YOUR TASK. The lines below are to be quoted exactly, from the first through the one that contains "voice 1: G4:1".

[MATERIALS PROVIDED — start]

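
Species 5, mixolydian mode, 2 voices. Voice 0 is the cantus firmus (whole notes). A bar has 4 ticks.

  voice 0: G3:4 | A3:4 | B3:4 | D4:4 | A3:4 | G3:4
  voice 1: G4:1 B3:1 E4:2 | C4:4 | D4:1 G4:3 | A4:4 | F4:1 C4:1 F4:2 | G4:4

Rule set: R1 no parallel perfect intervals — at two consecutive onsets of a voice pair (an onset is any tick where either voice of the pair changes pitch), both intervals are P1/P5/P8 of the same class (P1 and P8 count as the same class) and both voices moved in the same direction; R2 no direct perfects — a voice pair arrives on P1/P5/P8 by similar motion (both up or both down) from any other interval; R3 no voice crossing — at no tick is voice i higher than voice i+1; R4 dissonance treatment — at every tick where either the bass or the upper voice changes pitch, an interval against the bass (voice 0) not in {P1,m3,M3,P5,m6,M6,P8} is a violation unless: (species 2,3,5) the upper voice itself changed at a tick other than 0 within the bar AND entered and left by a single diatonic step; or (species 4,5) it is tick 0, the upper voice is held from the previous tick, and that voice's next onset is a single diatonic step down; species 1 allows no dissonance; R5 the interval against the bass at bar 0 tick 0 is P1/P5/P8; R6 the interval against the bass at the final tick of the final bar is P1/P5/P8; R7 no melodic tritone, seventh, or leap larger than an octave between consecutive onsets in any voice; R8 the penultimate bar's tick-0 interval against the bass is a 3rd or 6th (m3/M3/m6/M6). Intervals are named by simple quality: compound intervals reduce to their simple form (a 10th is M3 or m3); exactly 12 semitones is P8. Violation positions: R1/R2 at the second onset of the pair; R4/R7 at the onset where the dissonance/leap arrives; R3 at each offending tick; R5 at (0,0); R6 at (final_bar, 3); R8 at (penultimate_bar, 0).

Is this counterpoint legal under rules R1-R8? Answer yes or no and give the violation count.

bar 0: v0=G3 v1=G4 (P8)
bar 1: v0=A3 v1=C4 (m3)
bar 2: v0=B3 v1=D4 (m3)
bar 3: v0=D4 v1=A4 (P5)
bar 4: v0=A3 v1=F4 (m6)
bar 5: v0=G3 v1=G4 (P8)
  R2 @ bar3.0: B3/G4 m6 -> D4/A4 P5 similar

No (1 violations)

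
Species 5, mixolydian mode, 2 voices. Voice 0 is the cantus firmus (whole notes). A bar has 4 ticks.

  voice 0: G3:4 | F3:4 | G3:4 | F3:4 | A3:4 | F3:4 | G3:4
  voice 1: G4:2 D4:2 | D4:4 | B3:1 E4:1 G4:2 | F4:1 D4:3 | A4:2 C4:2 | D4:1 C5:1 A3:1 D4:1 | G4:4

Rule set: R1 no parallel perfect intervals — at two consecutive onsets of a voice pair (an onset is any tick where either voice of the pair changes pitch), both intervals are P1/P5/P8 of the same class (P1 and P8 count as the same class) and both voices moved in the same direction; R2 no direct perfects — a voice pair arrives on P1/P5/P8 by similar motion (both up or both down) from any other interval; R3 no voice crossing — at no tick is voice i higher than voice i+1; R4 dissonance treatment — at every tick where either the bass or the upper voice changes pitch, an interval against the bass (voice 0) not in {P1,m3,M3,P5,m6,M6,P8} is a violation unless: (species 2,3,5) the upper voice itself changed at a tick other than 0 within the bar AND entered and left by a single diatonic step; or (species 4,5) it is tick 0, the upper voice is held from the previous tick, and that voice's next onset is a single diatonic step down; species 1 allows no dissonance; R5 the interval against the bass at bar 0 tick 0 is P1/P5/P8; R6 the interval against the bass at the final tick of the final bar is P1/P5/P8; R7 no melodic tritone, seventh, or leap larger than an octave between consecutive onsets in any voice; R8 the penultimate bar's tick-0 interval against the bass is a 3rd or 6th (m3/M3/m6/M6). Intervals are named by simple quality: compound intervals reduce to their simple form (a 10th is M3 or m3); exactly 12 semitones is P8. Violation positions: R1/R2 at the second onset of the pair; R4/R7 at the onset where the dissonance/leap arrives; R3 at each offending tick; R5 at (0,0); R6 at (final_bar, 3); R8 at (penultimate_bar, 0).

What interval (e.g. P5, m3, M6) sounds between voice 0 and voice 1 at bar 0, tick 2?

voice 0=G3 voice 1=D4 -> P5

P5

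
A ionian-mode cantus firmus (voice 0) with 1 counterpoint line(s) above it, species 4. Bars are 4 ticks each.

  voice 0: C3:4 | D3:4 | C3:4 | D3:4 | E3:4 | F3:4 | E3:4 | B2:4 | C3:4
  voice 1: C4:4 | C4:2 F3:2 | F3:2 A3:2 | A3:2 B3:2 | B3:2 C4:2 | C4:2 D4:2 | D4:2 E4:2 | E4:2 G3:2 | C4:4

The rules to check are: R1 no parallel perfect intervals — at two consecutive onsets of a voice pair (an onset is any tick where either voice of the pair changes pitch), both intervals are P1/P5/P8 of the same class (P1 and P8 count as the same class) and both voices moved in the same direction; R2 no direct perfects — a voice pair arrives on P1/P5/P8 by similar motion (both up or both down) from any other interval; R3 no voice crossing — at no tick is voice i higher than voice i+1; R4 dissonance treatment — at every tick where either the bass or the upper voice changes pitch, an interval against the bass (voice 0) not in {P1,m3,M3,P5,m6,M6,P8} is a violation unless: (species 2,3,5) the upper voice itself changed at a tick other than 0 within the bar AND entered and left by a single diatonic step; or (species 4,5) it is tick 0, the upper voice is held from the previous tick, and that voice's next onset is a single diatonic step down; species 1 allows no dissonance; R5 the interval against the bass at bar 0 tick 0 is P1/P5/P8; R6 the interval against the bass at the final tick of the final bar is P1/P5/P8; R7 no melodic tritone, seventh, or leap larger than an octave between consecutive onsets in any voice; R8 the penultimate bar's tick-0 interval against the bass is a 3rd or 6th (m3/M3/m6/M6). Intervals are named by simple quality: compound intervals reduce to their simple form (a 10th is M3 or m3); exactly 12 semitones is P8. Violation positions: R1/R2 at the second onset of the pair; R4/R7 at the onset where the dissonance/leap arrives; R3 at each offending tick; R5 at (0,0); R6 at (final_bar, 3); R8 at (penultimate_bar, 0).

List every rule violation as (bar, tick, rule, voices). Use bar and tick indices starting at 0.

(1, 0, R4, (0, 1))
(2, 0, R4, (0, 1))
(6, 0, R4, (0, 1))
(7, 0, R4, (0, 1))
(7, 0, R8, (0, 1))
(8, 0, R2, (0, 1))

bar 0: v0=C3 v1=C4 downbeat P8
bar 1: v0=D3 v1=C4 downbeat m7
bar 2: v0=C3 v1=F3 downbeat P4
bar 3: v0=D3 v1=A3 downbeat P5
bar 4: v0=E3 v1=B3 downbeat P5
bar 5: v0=F3 v1=C4 downbeat P5
bar 6: v0=E3 v1=D4 downbeat m7
bar 7: v0=B2 v1=E4 downbeat P4
bar 8: v0=C3 v1=C4 downbeat P8
  -> R4 @ bar 1 tick 0 v(0, 1): D3/C4 m7 untreated
  -> R4 @ bar 2 tick 0 v(0, 1): C3/F3 P4 untreated
  -> R4 @ bar 6 tick 0 v(0, 1): E3/D4 m7 untreated
  -> R4 @ bar 7 tick 0 v(0, 1): B2/E4 P4 untreated
  -> R8 @ bar 7 tick 0 v(0, 1): penult P4 not 3rd/6th
  -> R2 @ bar 8 tick 0 v(0, 1): B2/G3 m6 -> C3/C4 P8 similar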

[MATERIALS PROVIDED — finish]

RESULT.
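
Species 5, mixolydian mode, 2 voices. Voice 0 is the cantus firmus (whole notes). A bar has 4 ticks.

  voice 0: G3:4 | A3:4 | B3:4 | D4:4 | A3:4 | G3:4
  voice 1: G4:1 B3:1 E4:2 | C4:4 | D4:1 G4:3 | A4:4 | F4:1 C4:1 F4:2 | G4:4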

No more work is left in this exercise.